▶ [MATERIALS PROVIDED]
---------------
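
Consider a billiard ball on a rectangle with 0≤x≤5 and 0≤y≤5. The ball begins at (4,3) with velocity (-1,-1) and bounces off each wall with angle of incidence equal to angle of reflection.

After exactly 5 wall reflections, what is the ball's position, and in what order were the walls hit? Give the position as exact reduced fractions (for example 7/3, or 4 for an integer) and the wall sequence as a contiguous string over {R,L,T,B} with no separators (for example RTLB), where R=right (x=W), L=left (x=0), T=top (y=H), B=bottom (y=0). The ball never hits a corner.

1. t=3 → B at (1,0); v=(-1,1)
2. t=1 → L at (0,1); v=(1,1)
3. t=4 → T at (4,5); v=(1,-1)
4. t=1 → R at (5,4); v=(-1,-1)
5. t=4 → B at (1,0); v=(-1,1)

Final position: (1,0)
Wall sequence: BLTRB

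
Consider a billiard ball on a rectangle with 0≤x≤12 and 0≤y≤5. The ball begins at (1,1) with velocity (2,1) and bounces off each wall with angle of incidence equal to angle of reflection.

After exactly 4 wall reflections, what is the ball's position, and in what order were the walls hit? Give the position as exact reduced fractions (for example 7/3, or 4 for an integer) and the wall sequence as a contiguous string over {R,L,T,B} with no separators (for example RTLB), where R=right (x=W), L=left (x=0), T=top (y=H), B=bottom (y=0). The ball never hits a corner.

1. t=4 → T at (9,5); v=(2,-1)
2. t=3/2 → R at (12,7/2); v=(-2,-1)
3. t=7/2 → B at (5,0); v=(-2,1)
4. t=5/2 → L at (0,5/2); v=(2,1)

Final position: (0,5/2)
Wall sequence: TRBL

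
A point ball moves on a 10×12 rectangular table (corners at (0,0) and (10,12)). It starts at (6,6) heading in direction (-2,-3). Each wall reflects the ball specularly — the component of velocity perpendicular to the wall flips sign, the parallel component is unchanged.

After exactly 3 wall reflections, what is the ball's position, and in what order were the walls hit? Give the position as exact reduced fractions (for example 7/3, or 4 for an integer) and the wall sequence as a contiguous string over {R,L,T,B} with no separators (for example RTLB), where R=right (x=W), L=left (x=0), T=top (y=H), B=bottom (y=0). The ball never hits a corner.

Final position: (6,12)
Wall sequence: BLT

1. t=2 → B at (2,0); v=(-2,3)
2. t=1 → L at (0,3); v=(2,3)
3. t=3 → T at (6,12); v=(2,-3)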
---------------
▶ [WHAT YOU ARE ASKED TO DO]
Would you set down, word for word, the lines from the opening of the entries above through the line with "Consider a billiard ball on a rectangle with 0≤x≤12", both included, and no others?

▶ [RESPONSE BELOW]
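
Consider a billiard ball on a rectangle with 0≤x≤5 and 0≤y≤5. The ball begins at (4,3) with velocity (-1,-1) and bounces off each wall with angle of incidence equal to angle of reflection.

After exactly 5 wall reflections, what is the ball's position, and in what order were the walls hit? Give the position as exact reduced fractions (for example 7/3, or 4 for an integer) and the wall sequence as a contiguous string over {R,L,T,B} with no separators (for example RTLB), where R=right (x=W), L=left (x=0), T=top (y=H), B=bottom (y=0). The ball never hits a corner.

1. t=3 → B at (1,0); v=(-1,1)
2. t=1 → L at (0,1); v=(1,1)
3. t=4 → T at (4,5); v=(1,-1)
4. t=1 → R at (5,4); v=(-1,-1)
5. t=4 → B at (1,0); v=(-1,1)

Final position: (1,0)
Wall sequence: BLTRB

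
Consider a billiard ball on a rectangle with 0≤x≤12 and 0≤y≤5. The ball begins at (1,1) with velocity (2,1) and bounces off each wall with angle of incidence equal to angle of reflection.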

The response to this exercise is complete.